Task data
Start of Block
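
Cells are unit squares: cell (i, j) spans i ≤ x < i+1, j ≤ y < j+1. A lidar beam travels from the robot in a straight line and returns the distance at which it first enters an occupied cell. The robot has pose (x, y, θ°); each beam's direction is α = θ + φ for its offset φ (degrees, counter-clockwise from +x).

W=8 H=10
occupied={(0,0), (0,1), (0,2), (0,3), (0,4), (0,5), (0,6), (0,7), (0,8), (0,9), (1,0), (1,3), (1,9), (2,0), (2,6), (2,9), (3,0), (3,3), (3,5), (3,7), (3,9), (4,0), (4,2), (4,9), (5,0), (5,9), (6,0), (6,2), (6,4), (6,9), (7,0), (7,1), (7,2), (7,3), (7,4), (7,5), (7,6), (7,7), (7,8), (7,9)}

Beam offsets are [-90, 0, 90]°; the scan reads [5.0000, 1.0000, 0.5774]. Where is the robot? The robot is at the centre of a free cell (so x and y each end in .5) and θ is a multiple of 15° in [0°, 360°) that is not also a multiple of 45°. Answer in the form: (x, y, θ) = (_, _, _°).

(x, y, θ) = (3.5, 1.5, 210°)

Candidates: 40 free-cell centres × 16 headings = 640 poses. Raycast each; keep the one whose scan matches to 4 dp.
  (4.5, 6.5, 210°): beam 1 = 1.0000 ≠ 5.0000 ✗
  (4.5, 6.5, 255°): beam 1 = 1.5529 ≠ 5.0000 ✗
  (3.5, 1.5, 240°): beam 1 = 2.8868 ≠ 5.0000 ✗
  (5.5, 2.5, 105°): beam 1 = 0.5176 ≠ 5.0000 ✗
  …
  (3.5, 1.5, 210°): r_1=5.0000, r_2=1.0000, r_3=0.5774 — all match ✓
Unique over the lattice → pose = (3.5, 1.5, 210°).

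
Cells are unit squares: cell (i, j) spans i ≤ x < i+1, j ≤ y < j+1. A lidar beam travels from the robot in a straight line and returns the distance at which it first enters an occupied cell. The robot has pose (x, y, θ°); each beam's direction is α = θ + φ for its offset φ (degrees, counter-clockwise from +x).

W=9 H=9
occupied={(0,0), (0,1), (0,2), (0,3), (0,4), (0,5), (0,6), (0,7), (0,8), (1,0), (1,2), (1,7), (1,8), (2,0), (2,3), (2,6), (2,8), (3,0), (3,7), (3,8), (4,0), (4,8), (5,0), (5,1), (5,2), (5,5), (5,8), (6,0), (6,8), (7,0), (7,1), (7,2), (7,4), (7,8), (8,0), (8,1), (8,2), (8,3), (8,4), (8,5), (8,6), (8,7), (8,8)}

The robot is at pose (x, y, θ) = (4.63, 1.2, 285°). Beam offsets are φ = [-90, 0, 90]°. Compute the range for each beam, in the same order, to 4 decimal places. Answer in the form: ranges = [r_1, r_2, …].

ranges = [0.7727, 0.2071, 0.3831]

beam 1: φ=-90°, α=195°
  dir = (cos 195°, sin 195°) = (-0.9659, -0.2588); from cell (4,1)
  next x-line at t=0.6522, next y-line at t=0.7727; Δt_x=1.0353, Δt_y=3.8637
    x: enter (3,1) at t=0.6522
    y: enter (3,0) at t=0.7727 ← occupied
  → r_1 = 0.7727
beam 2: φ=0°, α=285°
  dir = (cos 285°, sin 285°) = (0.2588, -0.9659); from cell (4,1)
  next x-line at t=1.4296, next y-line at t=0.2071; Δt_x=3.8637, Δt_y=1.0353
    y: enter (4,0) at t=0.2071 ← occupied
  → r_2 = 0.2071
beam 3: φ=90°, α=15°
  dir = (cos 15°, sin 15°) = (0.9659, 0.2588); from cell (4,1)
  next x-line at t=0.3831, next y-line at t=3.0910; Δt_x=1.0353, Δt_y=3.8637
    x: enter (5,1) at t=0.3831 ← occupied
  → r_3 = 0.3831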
End of Block
Retype every entry above, word for word.

Task solution
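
Cells are unit squares: cell (i, j) spans i ≤ x < i+1, j ≤ y < j+1. A lidar beam travels from the robot in a straight line and returns the distance at which it first enters an occupied cell. The robot has pose (x, y, θ°); each beam's direction is α = θ + φ for its offset φ (degrees, counter-clockwise from +x).

W=8 H=10
occupied={(0,0), (0,1), (0,2), (0,3), (0,4), (0,5), (0,6), (0,7), (0,8), (0,9), (1,0), (1,3), (1,9), (2,0), (2,6), (2,9), (3,0), (3,3), (3,5), (3,7), (3,9), (4,0), (4,2), (4,9), (5,0), (5,9), (6,0), (6,2), (6,4), (6,9), (7,0), (7,1), (7,2), (7,3), (7,4), (7,5), (7,6), (7,7), (7,8), (7,9)}

Beam offsets are [-90, 0, 90]°; the scan reads [5.0000, 1.0000, 0.5774]. Where is the robot? The robot is at the centre of a free cell (so x and y each end in .5) and θ is a multiple of 15° in [0°, 360°) that is not also a multiple of 45°. Answer in the form: (x, y, θ) = (_, _, _°).

(x, y, θ) = (3.5, 1.5, 210°)

Candidates: 40 free-cell centres × 16 headings = 640 poses. Raycast each; keep the one whose scan matches to 4 dp.
  (4.5, 6.5, 210°): beam 1 = 1.0000 ≠ 5.0000 ✗
  (4.5, 6.5, 255°): beam 1 = 1.5529 ≠ 5.0000 ✗
  (3.5, 1.5, 240°): beam 1 = 2.8868 ≠ 5.0000 ✗
  (5.5, 2.5, 105°): beam 1 = 0.5176 ≠ 5.0000 ✗
  …
  (3.5, 1.5, 210°): r_1=5.0000, r_2=1.0000, r_3=0.5774 — all match ✓
Unique over the lattice → pose = (3.5, 1.5, 210°).

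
Cells are unit squares: cell (i, j) spans i ≤ x < i+1, j ≤ y < j+1. A lidar beam travels from the robot in a straight line and returns the distance at which it first enters an occupied cell. The robot has pose (x, y, θ°); each beam's direction is α = θ + φ for its offset φ (degrees, counter-clockwise from +x).

W=9 H=9
occupied={(0,0), (0,1), (0,2), (0,3), (0,4), (0,5), (0,6), (0,7), (0,8), (1,0), (1,2), (1,7), (1,8), (2,0), (2,3), (2,6), (2,8), (3,0), (3,7), (3,8), (4,0), (4,8), (5,0), (5,1), (5,2), (5,5), (5,8), (6,0), (6,8), (7,0), (7,1), (7,2), (7,4), (7,8), (8,0), (8,1), (8,2), (8,3), (8,4), (8,5), (8,6), (8,7), (8,8)}

The robot is at pose (x, y, θ) = (4.63, 1.2, 285°). Beam offsets are φ = [-90, 0, 90]°. Compute the range for each beam, in the same order, to 4 decimal places. Answer in the form: ranges = [r_1, r_2, …].

ranges = [0.7727, 0.2071, 0.3831]

beam 1: φ=-90°, α=195°
  dir = (cos 195°, sin 195°) = (-0.9659, -0.2588); from cell (4,1)
  next x-line at t=0.6522, next y-line at t=0.7727; Δt_x=1.0353, Δt_y=3.8637
    x: enter (3,1) at t=0.6522
    y: enter (3,0) at t=0.7727 ← occupied
  → r_1 = 0.7727
beam 2: φ=0°, α=285°
  dir = (cos 285°, sin 285°) = (0.2588, -0.9659); from cell (4,1)
  next x-line at t=1.4296, next y-line at t=0.2071; Δt_x=3.8637, Δt_y=1.0353
    y: enter (4,0) at t=0.2071 ← occupied
  → r_2 = 0.2071
beam 3: φ=90°, α=15°
  dir = (cos 15°, sin 15°) = (0.9659, 0.2588); from cell (4,1)
  next x-line at t=0.3831, next y-line at t=3.0910; Δt_x=1.0353, Δt_y=3.8637
    x: enter (5,1) at t=0.3831 ← occupied
  → r_3 = 0.3831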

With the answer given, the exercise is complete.